BEGIN EXTRACTED MATERIAL

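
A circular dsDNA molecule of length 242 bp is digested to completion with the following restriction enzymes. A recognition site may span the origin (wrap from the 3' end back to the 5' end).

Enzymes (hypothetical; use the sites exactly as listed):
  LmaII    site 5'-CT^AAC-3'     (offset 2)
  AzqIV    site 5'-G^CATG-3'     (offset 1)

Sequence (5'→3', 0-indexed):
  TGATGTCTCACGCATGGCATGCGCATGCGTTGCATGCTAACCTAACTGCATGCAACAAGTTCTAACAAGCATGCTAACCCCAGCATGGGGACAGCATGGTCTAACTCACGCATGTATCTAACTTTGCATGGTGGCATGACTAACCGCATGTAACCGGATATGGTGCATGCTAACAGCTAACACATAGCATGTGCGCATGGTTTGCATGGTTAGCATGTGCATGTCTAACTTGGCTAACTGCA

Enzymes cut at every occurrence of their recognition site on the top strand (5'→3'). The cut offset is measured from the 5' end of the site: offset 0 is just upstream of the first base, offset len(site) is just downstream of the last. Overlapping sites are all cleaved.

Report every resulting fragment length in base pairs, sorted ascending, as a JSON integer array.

Per-enzyme occurrences:
  LmaII (CTAAC, off=2): starts [36, 41, 61, 73, 100, 117, 139, 169, 176, 224, 233] → cuts [38, 43, 63, 75, 102, 119, 141, 171, 178, 226, 235]
  AzqIV (GCATG, off=1): starts [11, 16, 22, 31, 47, 68, 82, 93, 109, 125, 133, 145, 164, 186, 194, 203, 212, 218, 239] → cuts [12, 17, 23, 32, 48, 69, 83, 94, 110, 126, 134, 146, 165, 187, 195, 204, 213, 219, 240]

Pooled cuts: [12, 17, 23, 32, 38, 43, 48, 63, 69, 75, 83, 94, 102, 110, 119, 126, 134, 141, 146, 165, 171, 178, 187, 195, 204, 213, 219, 226, 235, 240]

Fragment lengths:
  12→17: 5 bp
  17→23: 6 bp
  23→32: 9 bp
  32→38: 6 bp
  38→43: 5 bp
  43→48: 5 bp
  48→63: 15 bp
  63→69: 6 bp
  69→75: 6 bp
  75→83: 8 bp
  83→94: 11 bp
  94→102: 8 bp
  102→110: 8 bp
  110→119: 9 bp
  119→126: 7 bp
  126→134: 8 bp
  134→141: 7 bp
  141→146: 5 bp
  146→165: 19 bp
  165→171: 6 bp
  171→178: 7 bp
  178→187: 9 bp
  187→195: 8 bp
  195→204: 9 bp
  204→213: 9 bp
  213→219: 6 bp
  219→226: 7 bp
  226→235: 9 bp
  235→240: 5 bp
  240→12 (wrap): 242-240+12 = 14 bp

[5,5,5,5,5,6,6,6,6,6,6,7,7,7,7,8,8,8,8,8,9,9,9,9,9,9,11,14,15,19]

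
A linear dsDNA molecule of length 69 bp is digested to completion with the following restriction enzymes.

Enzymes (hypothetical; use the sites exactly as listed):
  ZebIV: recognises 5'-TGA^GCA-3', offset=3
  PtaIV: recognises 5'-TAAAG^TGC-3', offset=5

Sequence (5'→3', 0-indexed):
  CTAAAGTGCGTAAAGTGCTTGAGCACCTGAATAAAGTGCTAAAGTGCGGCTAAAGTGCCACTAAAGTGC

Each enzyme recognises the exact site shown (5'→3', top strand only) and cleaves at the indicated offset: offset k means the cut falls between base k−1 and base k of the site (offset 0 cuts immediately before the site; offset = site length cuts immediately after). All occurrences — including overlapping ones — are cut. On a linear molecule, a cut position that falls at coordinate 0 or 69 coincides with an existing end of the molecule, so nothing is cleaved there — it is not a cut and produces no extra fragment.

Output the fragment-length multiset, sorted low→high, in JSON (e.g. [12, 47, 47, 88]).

[3,6,7,8,9,11,11,14]

Per-enzyme occurrences:
  ZebIV (TGAGCA, off=3): starts [19] → cuts [22]
  PtaIV (TAAAGTGC, off=5): starts [1, 10, 31, 39, 50, 61] → cuts [6, 15, 36, 44, 55, 66]

All cut coordinates (distinct, sorted): [6, 15, 22, 36, 44, 55, 66]

Fragment lengths:
  [0,6): 6 bp
  [6,15): 9 bp
  [15,22): 7 bp
  [22,36): 14 bp
  [36,44): 8 bp
  [44,55): 11 bp
  [55,66): 11 bp
  [66,69): 3 bp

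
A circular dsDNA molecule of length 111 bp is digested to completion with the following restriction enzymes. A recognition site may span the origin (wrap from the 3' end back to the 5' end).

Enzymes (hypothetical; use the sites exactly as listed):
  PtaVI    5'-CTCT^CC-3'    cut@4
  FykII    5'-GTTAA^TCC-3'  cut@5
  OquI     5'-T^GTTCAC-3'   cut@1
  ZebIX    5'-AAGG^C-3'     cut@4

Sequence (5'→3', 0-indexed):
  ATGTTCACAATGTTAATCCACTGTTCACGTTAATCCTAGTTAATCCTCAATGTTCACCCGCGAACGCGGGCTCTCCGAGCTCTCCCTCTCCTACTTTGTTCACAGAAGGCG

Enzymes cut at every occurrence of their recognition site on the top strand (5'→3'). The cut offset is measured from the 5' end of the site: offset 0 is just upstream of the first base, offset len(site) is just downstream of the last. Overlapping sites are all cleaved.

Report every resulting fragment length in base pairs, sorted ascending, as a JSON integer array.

[4,6,6,8,8,9,10,11,12,14,23]

Per-enzyme occurrences:
  PtaVI CTCTCC/4: at [70, 79, 85] ⇒ [74, 83, 89]
  FykII GTTAATCC/5: at [11, 28, 38] ⇒ [16, 33, 43]
  OquI TGTTCAC/1: at [1, 21, 50, 96] ⇒ [2, 22, 51, 97]
  ZebIX AAGGC/4: at [105] ⇒ [109]

All cut coordinates (distinct, sorted): [2, 16, 22, 33, 43, 51, 74, 83, 89, 97, 109]

Fragment lengths:
  2→16: 14 bp
  16→22: 6 bp
  22→33: 11 bp
  33→43: 10 bp
  43→51: 8 bp
  51→74: 23 bp
  74→83: 9 bp
  83→89: 6 bp
  89→97: 8 bp
  97→109: 12 bp
  109→2 (wrap): 111-109+2 = 4 bp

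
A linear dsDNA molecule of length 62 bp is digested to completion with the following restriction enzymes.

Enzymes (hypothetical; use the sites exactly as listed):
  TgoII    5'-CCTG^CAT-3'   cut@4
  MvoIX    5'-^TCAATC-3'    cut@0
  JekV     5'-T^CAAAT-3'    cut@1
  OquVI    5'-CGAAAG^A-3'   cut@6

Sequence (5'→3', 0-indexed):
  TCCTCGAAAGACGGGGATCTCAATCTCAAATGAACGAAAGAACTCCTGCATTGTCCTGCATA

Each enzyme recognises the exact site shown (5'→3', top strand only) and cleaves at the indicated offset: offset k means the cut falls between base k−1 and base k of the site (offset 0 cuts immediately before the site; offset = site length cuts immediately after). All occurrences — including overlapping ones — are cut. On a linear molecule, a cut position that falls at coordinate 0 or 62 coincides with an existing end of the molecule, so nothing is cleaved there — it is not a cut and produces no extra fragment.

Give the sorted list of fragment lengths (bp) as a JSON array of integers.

[4,7,8,9,10,10,14]

Site scan:
  TgoII CCTGCAT/4: at [44, 54] ⇒ [48, 58]
  MvoIX TCAATC/0: at [19] ⇒ [19]
  JekV TCAAAT/1: at [25] ⇒ [26]
  OquVI CGAAAGA/6: at [4, 34] ⇒ [10, 40]

Pooled cuts: [10, 19, 26, 40, 48, 58]

Fragments:
  [0,10): 10 bp
  [10,19): 9 bp
  [19,26): 7 bp
  [26,40): 14 bp
  [40,48): 8 bp
  [48,58): 10 bp
  [58,62): 4 bp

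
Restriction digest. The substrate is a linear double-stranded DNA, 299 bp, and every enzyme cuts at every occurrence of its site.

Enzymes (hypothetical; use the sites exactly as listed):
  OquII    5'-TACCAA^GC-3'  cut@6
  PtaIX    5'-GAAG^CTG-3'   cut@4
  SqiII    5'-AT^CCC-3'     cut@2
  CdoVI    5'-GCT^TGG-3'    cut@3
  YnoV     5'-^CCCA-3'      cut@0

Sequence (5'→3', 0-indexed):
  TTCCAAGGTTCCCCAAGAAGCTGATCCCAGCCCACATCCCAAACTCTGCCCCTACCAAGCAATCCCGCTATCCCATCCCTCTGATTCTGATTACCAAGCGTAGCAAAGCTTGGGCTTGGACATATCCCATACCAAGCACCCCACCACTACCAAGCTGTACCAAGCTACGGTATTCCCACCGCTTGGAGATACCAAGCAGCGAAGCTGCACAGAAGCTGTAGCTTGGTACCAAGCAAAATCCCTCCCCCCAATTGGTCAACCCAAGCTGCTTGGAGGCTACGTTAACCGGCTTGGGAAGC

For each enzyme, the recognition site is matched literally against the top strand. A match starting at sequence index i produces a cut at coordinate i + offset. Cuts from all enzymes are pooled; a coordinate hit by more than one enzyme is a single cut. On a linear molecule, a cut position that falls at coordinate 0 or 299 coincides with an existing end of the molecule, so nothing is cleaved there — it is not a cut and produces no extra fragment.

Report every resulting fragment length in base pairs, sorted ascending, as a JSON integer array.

[4,5,5,5,5,6,7,7,7,8,8,8,9,9,9,9,9,10,10,11,11,11,11,12,13,13,14,21,21,21]

Site scan:
  OquII TACCAAGC/6: at [52, 91, 129, 147, 157, 189, 226] ⇒ [58, 97, 135, 153, 163, 195, 232]
  PtaIX GAAGCTG/4: at [16, 200, 211] ⇒ [20, 204, 215]
  SqiII ATCCC/2: at [23, 35, 61, 69, 74, 123, 237] ⇒ [25, 37, 63, 71, 76, 125, 239]
  CdoVI GCTTGG/3: at [107, 113, 180, 220, 267, 288] ⇒ [110, 116, 183, 223, 270, 291]
  YnoV CCCA/0: at [11, 25, 30, 37, 71, 125, 139, 174, 246, 259] ⇒ [11, 25, 30, 37, 71, 125, 139, 174, 246, 259]

All cut coordinates (distinct, sorted): [11, 20, 25, 30, 37, 58, 63, 71, 76, 97, 110, 116, 125, 135, 139, 153, 163, 174, 183, 195, 204, 215, 223, 232, 239, 246, 259, 270, 291]

Fragments:
  [0,11): 11 bp
  [11,20): 9 bp
  [20,25): 5 bp
  [25,30): 5 bp
  [30,37): 7 bp
  [37,58): 21 bp
  [58,63): 5 bp
  [63,71): 8 bp
  [71,76): 5 bp
  [76,97): 21 bp
  [97,110): 13 bp
  [110,116): 6 bp
  [116,125): 9 bp
  [125,135): 10 bp
  [135,139): 4 bp
  [139,153): 14 bp
  [153,163): 10 bp
  [163,174): 11 bp
  [174,183): 9 bp
  [183,195): 12 bp
  [195,204): 9 bp
  [204,215): 11 bp
  [215,223): 8 bp
  [223,232): 9 bp
  [232,239): 7 bp
  [239,246): 7 bp
  [246,259): 13 bp
  [259,270): 11 bp
  [270,291): 21 bp
  [291,299): 8 bp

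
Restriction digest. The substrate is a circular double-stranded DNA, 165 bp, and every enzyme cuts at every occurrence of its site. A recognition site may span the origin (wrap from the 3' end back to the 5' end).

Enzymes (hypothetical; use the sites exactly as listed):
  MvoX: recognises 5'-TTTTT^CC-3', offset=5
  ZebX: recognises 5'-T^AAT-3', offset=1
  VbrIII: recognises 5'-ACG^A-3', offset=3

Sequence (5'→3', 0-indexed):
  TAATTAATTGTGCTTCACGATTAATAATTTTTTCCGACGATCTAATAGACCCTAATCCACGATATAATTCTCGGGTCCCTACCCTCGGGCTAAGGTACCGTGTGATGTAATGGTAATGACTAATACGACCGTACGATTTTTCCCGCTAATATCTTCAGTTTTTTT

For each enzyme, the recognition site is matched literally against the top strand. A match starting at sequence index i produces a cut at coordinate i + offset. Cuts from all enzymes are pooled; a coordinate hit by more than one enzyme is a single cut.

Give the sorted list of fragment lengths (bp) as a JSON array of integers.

Per-enzyme occurrences:
  MvoX TTTTTCC/5: at [28, 136] ⇒ [33, 141]
  ZebX TAAT/1: at [0, 4, 21, 24, 42, 52, 64, 107, 113, 120, 146] ⇒ [1, 5, 22, 25, 43, 53, 65, 108, 114, 121, 147]
  VbrIII ACGA/3: at [16, 36, 58, 124, 132] ⇒ [19, 39, 61, 127, 135]

All cut coordinates (distinct, sorted): [1, 5, 19, 22, 25, 33, 39, 43, 53, 61, 65, 108, 114, 121, 127, 135, 141, 147]

Fragments:
  1→5: 4 bp
  5→19: 14 bp
  19→22: 3 bp
  22→25: 3 bp
  25→33: 8 bp
  33→39: 6 bp
  39→43: 4 bp
  43→53: 10 bp
  53→61: 8 bp
  61→65: 4 bp
  65→108: 43 bp
  108→114: 6 bp
  114→121: 7 bp
  121→127: 6 bp
  127→135: 8 bp
  135→141: 6 bp
  141→147: 6 bp
  147→1 (wrap): 165-147+1 = 19 bp

[3,3,4,4,4,6,6,6,6,6,7,8,8,8,10,14,19,43]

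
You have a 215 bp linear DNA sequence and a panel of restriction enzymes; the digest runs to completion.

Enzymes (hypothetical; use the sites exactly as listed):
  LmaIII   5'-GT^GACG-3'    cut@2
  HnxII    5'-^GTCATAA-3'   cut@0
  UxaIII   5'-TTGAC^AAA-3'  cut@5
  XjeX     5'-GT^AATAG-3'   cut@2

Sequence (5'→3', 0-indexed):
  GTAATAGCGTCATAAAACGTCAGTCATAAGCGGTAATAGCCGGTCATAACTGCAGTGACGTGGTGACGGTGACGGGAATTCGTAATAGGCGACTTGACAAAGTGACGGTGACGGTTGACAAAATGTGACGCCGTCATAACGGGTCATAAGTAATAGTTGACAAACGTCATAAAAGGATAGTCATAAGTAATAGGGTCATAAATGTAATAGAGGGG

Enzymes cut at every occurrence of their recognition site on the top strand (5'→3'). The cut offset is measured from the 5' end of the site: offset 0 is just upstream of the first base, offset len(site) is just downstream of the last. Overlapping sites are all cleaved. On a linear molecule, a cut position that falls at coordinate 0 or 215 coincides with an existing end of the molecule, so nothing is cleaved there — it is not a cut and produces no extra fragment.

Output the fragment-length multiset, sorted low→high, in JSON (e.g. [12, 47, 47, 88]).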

END EXTRACTED MATERIAL

**WHAT IS NEEDED:**
The answer must be every line from the records above that contains the word "stranded", copied out.

**SOLUTION TO THIS PROBLEM:**
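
Restriction digest. The substrate is a linear double-stranded DNA, 299 bp, and every enzyme cuts at every occurrence of its site.
Restriction digest. The substrate is a circular double-stranded DNA, 165 bp, and every enzyme cuts at every occurrence of its site. A recognition site may span the origin (wrap from the 3' end back to the 5' end).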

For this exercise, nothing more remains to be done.